● **What the exercise asks**
All lines of the data shown below should be output exactly as they stand.
[Opening Data listing section]
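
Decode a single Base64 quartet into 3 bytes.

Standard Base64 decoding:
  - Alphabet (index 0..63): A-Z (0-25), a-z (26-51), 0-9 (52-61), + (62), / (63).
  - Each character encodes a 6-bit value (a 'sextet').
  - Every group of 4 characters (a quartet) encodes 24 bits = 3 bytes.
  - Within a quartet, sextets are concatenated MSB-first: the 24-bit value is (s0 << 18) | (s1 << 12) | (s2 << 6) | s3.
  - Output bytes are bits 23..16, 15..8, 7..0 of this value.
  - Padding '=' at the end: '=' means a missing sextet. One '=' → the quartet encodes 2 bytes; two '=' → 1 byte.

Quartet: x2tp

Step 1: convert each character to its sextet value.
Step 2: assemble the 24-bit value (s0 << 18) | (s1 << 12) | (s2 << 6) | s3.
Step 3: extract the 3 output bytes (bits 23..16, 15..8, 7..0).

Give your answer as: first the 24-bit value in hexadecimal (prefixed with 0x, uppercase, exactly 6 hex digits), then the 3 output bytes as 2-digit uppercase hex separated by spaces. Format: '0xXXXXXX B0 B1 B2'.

Answer: 0xC76B69 C7 6B 69

Derivation:
Sextets: x=49, 2=54, t=45, p=41
24-bit: (49<<18) | (54<<12) | (45<<6) | 41
      = 0xC40000 | 0x036000 | 0x000B40 | 0x000029
      = 0xC76B69
Bytes: (v>>16)&0xFF=C7, (v>>8)&0xFF=6B, v&0xFF=69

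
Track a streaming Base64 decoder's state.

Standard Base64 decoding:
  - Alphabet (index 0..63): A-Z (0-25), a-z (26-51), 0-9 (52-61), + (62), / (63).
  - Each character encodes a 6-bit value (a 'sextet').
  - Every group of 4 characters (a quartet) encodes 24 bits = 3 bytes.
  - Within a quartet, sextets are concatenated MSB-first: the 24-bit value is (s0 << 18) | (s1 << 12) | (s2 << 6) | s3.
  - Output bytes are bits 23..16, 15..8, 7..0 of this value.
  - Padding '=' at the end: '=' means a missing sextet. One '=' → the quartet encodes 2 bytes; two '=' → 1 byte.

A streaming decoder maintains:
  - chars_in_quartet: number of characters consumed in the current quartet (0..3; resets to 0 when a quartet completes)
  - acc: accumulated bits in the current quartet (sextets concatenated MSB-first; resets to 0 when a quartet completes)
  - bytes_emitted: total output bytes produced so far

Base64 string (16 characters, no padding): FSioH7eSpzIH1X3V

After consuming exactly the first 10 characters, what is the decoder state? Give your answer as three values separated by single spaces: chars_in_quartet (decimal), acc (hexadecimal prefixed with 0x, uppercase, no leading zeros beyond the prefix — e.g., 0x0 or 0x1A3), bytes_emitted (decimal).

Answer: 2 0xA73 6

Derivation:
After char 0 ('F'=5): chars_in_quartet=1 acc=0x5 bytes_emitted=0
After char 1 ('S'=18): chars_in_quartet=2 acc=0x152 bytes_emitted=0
After char 2 ('i'=34): chars_in_quartet=3 acc=0x54A2 bytes_emitted=0
After char 3 ('o'=40): chars_in_quartet=4 acc=0x1528A8 -> emit 15 28 A8, reset; bytes_emitted=3
After char 4 ('H'=7): chars_in_quartet=1 acc=0x7 bytes_emitted=3
After char 5 ('7'=59): chars_in_quartet=2 acc=0x1FB bytes_emitted=3
After char 6 ('e'=30): chars_in_quartet=3 acc=0x7EDE bytes_emitted=3
After char 7 ('S'=18): chars_in_quartet=4 acc=0x1FB792 -> emit 1F B7 92, reset; bytes_emitted=6
After char 8 ('p'=41): chars_in_quartet=1 acc=0x29 bytes_emitted=6
After char 9 ('z'=51): chars_in_quartet=2 acc=0xA73 bytes_emitted=6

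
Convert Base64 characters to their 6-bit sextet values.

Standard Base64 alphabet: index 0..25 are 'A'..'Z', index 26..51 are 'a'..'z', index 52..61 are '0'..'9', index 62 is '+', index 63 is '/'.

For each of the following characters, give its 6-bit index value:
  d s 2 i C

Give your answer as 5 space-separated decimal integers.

'd': a..z range, 26 + ord('d') − ord('a') = 29
's': a..z range, 26 + ord('s') − ord('a') = 44
'2': 0..9 range, 52 + ord('2') − ord('0') = 54
'i': a..z range, 26 + ord('i') − ord('a') = 34
'C': A..Z range, ord('C') − ord('A') = 2

Answer: 29 44 54 34 2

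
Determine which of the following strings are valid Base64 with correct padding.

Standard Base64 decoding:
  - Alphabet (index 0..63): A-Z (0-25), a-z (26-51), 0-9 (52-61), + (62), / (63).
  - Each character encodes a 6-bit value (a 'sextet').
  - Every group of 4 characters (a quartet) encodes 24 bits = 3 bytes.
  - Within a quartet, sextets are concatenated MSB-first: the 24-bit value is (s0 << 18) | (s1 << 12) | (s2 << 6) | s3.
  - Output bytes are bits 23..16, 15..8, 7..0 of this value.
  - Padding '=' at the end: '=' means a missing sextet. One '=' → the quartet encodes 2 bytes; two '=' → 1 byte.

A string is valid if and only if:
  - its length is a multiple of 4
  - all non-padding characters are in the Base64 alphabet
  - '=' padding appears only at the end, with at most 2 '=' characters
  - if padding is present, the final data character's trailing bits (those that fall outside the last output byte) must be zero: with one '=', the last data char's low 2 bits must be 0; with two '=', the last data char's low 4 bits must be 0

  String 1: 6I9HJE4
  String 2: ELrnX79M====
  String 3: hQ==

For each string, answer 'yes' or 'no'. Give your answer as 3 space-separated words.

Answer: no no yes

Derivation:
String 1: '6I9HJE4' → invalid (len=7 not mult of 4)
String 2: 'ELrnX79M====' → invalid (4 pad chars (max 2))
String 3: 'hQ==' → valid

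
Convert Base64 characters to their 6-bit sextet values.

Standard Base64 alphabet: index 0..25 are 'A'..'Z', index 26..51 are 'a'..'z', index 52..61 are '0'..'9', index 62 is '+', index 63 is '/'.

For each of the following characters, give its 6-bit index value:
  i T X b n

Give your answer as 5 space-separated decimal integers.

'i': a..z range, 26 + ord('i') − ord('a') = 34
'T': A..Z range, ord('T') − ord('A') = 19
'X': A..Z range, ord('X') − ord('A') = 23
'b': a..z range, 26 + ord('b') − ord('a') = 27
'n': a..z range, 26 + ord('n') − ord('a') = 39

Answer: 34 19 23 27 39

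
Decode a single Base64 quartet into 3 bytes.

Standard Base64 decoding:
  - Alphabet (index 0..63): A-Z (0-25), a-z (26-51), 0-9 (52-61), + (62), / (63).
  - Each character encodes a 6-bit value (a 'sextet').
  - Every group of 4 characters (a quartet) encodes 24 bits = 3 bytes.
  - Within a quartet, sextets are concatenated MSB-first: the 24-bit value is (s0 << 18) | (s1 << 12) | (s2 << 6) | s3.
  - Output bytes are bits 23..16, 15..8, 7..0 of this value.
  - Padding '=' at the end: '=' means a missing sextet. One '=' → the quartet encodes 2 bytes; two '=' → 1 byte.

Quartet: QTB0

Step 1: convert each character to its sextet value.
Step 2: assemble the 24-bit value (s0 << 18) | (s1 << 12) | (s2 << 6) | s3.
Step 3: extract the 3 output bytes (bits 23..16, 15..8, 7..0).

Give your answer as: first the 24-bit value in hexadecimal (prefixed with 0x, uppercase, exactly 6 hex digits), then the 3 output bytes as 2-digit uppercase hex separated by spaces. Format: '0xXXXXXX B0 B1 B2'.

Answer: 0x413074 41 30 74

Derivation:
Sextets: Q=16, T=19, B=1, 0=52
24-bit: (16<<18) | (19<<12) | (1<<6) | 52
      = 0x400000 | 0x013000 | 0x000040 | 0x000034
      = 0x413074
Bytes: (v>>16)&0xFF=41, (v>>8)&0xFF=30, v&0xFF=74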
[Closing Data listing section]
● **Task answer**
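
Decode a single Base64 quartet into 3 bytes.

Standard Base64 decoding:
  - Alphabet (index 0..63): A-Z (0-25), a-z (26-51), 0-9 (52-61), + (62), / (63).
  - Each character encodes a 6-bit value (a 'sextet').
  - Every group of 4 characters (a quartet) encodes 24 bits = 3 bytes.
  - Within a quartet, sextets are concatenated MSB-first: the 24-bit value is (s0 << 18) | (s1 << 12) | (s2 << 6) | s3.
  - Output bytes are bits 23..16, 15..8, 7..0 of this value.
  - Padding '=' at the end: '=' means a missing sextet. One '=' → the quartet encodes 2 bytes; two '=' → 1 byte.

Quartet: x2tp

Step 1: convert each character to its sextet value.
Step 2: assemble the 24-bit value (s0 << 18) | (s1 << 12) | (s2 << 6) | s3.
Step 3: extract the 3 output bytes (bits 23..16, 15..8, 7..0).

Give your answer as: first the 24-bit value in hexadecimal (prefixed with 0x, uppercase, exactly 6 hex digits), then the 3 output bytes as 2-digit uppercase hex separated by spaces. Format: '0xXXXXXX B0 B1 B2'.

Answer: 0xC76B69 C7 6B 69

Derivation:
Sextets: x=49, 2=54, t=45, p=41
24-bit: (49<<18) | (54<<12) | (45<<6) | 41
      = 0xC40000 | 0x036000 | 0x000B40 | 0x000029
      = 0xC76B69
Bytes: (v>>16)&0xFF=C7, (v>>8)&0xFF=6B, v&0xFF=69

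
Track a streaming Base64 decoder's state.

Standard Base64 decoding:
  - Alphabet (index 0..63): A-Z (0-25), a-z (26-51), 0-9 (52-61), + (62), / (63).
  - Each character encodes a 6-bit value (a 'sextet').
  - Every group of 4 characters (a quartet) encodes 24 bits = 3 bytes.
  - Within a quartet, sextets are concatenated MSB-first: the 24-bit value is (s0 << 18) | (s1 << 12) | (s2 << 6) | s3.
  - Output bytes are bits 23..16, 15..8, 7..0 of this value.
  - Padding '=' at the end: '=' means a missing sextet. One '=' → the quartet encodes 2 bytes; two '=' → 1 byte.

A streaming decoder maintains:
  - chars_in_quartet: number of characters consumed in the current quartet (0..3; resets to 0 when a quartet completes)
  - acc: accumulated bits in the current quartet (sextets concatenated MSB-first; resets to 0 when a quartet completes)
  - bytes_emitted: total output bytes produced so far

Base64 string (16 characters, no padding): FSioH7eSpzIH1X3V

After consuming exactly the first 10 characters, what is the decoder state? Give your answer as three values separated by single spaces: chars_in_quartet (decimal), acc (hexadecimal prefixed with 0x, uppercase, no leading zeros beyond the prefix — e.g., 0x0 or 0x1A3), bytes_emitted (decimal).

Answer: 2 0xA73 6

Derivation:
After char 0 ('F'=5): chars_in_quartet=1 acc=0x5 bytes_emitted=0
After char 1 ('S'=18): chars_in_quartet=2 acc=0x152 bytes_emitted=0
After char 2 ('i'=34): chars_in_quartet=3 acc=0x54A2 bytes_emitted=0
After char 3 ('o'=40): chars_in_quartet=4 acc=0x1528A8 -> emit 15 28 A8, reset; bytes_emitted=3
After char 4 ('H'=7): chars_in_quartet=1 acc=0x7 bytes_emitted=3
After char 5 ('7'=59): chars_in_quartet=2 acc=0x1FB bytes_emitted=3
After char 6 ('e'=30): chars_in_quartet=3 acc=0x7EDE bytes_emitted=3
After char 7 ('S'=18): chars_in_quartet=4 acc=0x1FB792 -> emit 1F B7 92, reset; bytes_emitted=6
After char 8 ('p'=41): chars_in_quartet=1 acc=0x29 bytes_emitted=6
After char 9 ('z'=51): chars_in_quartet=2 acc=0xA73 bytes_emitted=6

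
Convert Base64 characters to their 6-bit sextet values.

Standard Base64 alphabet: index 0..25 are 'A'..'Z', index 26..51 are 'a'..'z', index 52..61 are '0'..'9', index 62 is '+', index 63 is '/'.

For each of the following characters, give its 6-bit index value:
  d s 2 i C

Give your answer as 5 space-separated decimal integers.

'd': a..z range, 26 + ord('d') − ord('a') = 29
's': a..z range, 26 + ord('s') − ord('a') = 44
'2': 0..9 range, 52 + ord('2') − ord('0') = 54
'i': a..z range, 26 + ord('i') − ord('a') = 34
'C': A..Z range, ord('C') − ord('A') = 2

Answer: 29 44 54 34 2

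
Determine which of the following strings are valid Base64 with correct padding.

Standard Base64 decoding:
  - Alphabet (index 0..63): A-Z (0-25), a-z (26-51), 0-9 (52-61), + (62), / (63).
  - Each character encodes a 6-bit value (a 'sextet').
  - Every group of 4 characters (a quartet) encodes 24 bits = 3 bytes.
  - Within a quartet, sextets are concatenated MSB-first: the 24-bit value is (s0 << 18) | (s1 << 12) | (s2 << 6) | s3.
  - Output bytes are bits 23..16, 15..8, 7..0 of this value.
  - Padding '=' at the end: '=' means a missing sextet. One '=' → the quartet encodes 2 bytes; two '=' → 1 byte.

A string is valid if and only if:
  - its length is a multiple of 4
  - all non-padding characters are in the Base64 alphabet
  - '=' padding appears only at the end, with at most 2 '=' characters
  - if padding is present, the final data character's trailing bits (those that fall outside the last output byte) must be zero: with one '=', the last data char's low 2 bits must be 0; with two '=', the last data char's low 4 bits must be 0

  String 1: 6I9HJE4
  String 2: ELrnX79M====
  String 3: hQ==

For each string, answer 'yes' or 'no'. Give your answer as 3 space-separated words.

Answer: no no yes

Derivation:
String 1: '6I9HJE4' → invalid (len=7 not mult of 4)
String 2: 'ELrnX79M====' → invalid (4 pad chars (max 2))
String 3: 'hQ==' → valid

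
Convert Base64 characters to their 6-bit sextet values.

Standard Base64 alphabet: index 0..25 are 'A'..'Z', index 26..51 are 'a'..'z', index 52..61 are '0'..'9', index 62 is '+', index 63 is '/'.

For each of the following characters, give its 6-bit index value:
  i T X b n

Give your answer as 5 space-separated decimal integers.

'i': a..z range, 26 + ord('i') − ord('a') = 34
'T': A..Z range, ord('T') − ord('A') = 19
'X': A..Z range, ord('X') − ord('A') = 23
'b': a..z range, 26 + ord('b') − ord('a') = 27
'n': a..z range, 26 + ord('n') − ord('a') = 39

Answer: 34 19 23 27 39

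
Decode a single Base64 quartet into 3 bytes.

Standard Base64 decoding:
  - Alphabet (index 0..63): A-Z (0-25), a-z (26-51), 0-9 (52-61), + (62), / (63).
  - Each character encodes a 6-bit value (a 'sextet').
  - Every group of 4 characters (a quartet) encodes 24 bits = 3 bytes.
  - Within a quartet, sextets are concatenated MSB-first: the 24-bit value is (s0 << 18) | (s1 << 12) | (s2 << 6) | s3.
  - Output bytes are bits 23..16, 15..8, 7..0 of this value.
  - Padding '=' at the end: '=' means a missing sextet. One '=' → the quartet encodes 2 bytes; two '=' → 1 byte.

Quartet: QTB0

Step 1: convert each character to its sextet value.
Step 2: assemble the 24-bit value (s0 << 18) | (s1 << 12) | (s2 << 6) | s3.
Step 3: extract the 3 output bytes (bits 23..16, 15..8, 7..0).

Give your answer as: first the 24-bit value in hexadecimal (prefixed with 0x, uppercase, exactly 6 hex digits), then the 3 output bytes as 2-digit uppercase hex separated by spaces. Format: '0xXXXXXX B0 B1 B2'.

Answer: 0x413074 41 30 74

Derivation:
Sextets: Q=16, T=19, B=1, 0=52
24-bit: (16<<18) | (19<<12) | (1<<6) | 52
      = 0x400000 | 0x013000 | 0x000040 | 0x000034
      = 0x413074
Bytes: (v>>16)&0xFF=41, (v>>8)&0xFF=30, v&0xFF=74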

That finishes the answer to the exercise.